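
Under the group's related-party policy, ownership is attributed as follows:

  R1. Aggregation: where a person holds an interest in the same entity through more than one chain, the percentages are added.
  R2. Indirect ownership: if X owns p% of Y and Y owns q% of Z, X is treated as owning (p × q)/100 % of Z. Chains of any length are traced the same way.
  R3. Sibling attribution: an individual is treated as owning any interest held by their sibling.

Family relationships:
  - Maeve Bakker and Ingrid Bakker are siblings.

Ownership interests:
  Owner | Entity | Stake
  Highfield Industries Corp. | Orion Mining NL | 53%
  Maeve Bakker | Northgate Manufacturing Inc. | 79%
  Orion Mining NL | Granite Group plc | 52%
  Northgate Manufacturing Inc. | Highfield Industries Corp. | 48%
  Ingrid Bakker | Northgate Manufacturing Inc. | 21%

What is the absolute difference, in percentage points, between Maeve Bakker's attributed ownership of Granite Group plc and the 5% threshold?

8.2288

By sibling attribution (R3), Maeve Bakker is treated as also owning Ingrid Bakker's interest in Northgate Manufacturing Inc, giving 79% + 21% = 100%.
Chain via Northgate Manufacturing Inc. → Highfield Industries Corp. → Orion Mining NL (R2): 100% × 48% × 53% × 52% = 13.2288% of Granite Group plc.
13.2288% exceeds the 5% threshold by 8.2288 percentage points.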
....
● **EXERCISE**
Repeat back the material above verbatim, including every line.

● **WRITTEN ANSWER**
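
Under the group's related-party policy, ownership is attributed as follows:

  R1. Aggregation: where a person holds an interest in the same entity through more than one chain, the percentages are added.
  R2. Indirect ownership: if X owns p% of Y and Y owns q% of Z, X is treated as owning (p × q)/100 % of Z. Chains of any length are traced the same way.
  R3. Sibling attribution: an individual is treated as owning any interest held by their sibling.

Family relationships:
  - Maeve Bakker and Ingrid Bakker are siblings.

Ownership interests:
  Owner | Entity | Stake
  Highfield Industries Corp. | Orion Mining NL | 53%
  Maeve Bakker | Northgate Manufacturing Inc. | 79%
  Orion Mining NL | Granite Group plc | 52%
  Northgate Manufacturing Inc. | Highfield Industries Corp. | 48%
  Ingrid Bakker | Northgate Manufacturing Inc. | 21%

What is the absolute difference, in percentage points, between Maeve Bakker's attributed ownership of Granite Group plc and the 5% threshold?

8.2288

By sibling attribution (R3), Maeve Bakker is treated as also owning Ingrid Bakker's interest in Northgate Manufacturing Inc, giving 79% + 21% = 100%.
Chain via Northgate Manufacturing Inc. → Highfield Industries Corp. → Orion Mining NL (R2): 100% × 48% × 53% × 52% = 13.2288% of Granite Group plc.
13.2288% exceeds the 5% threshold by 8.2288 percentage points.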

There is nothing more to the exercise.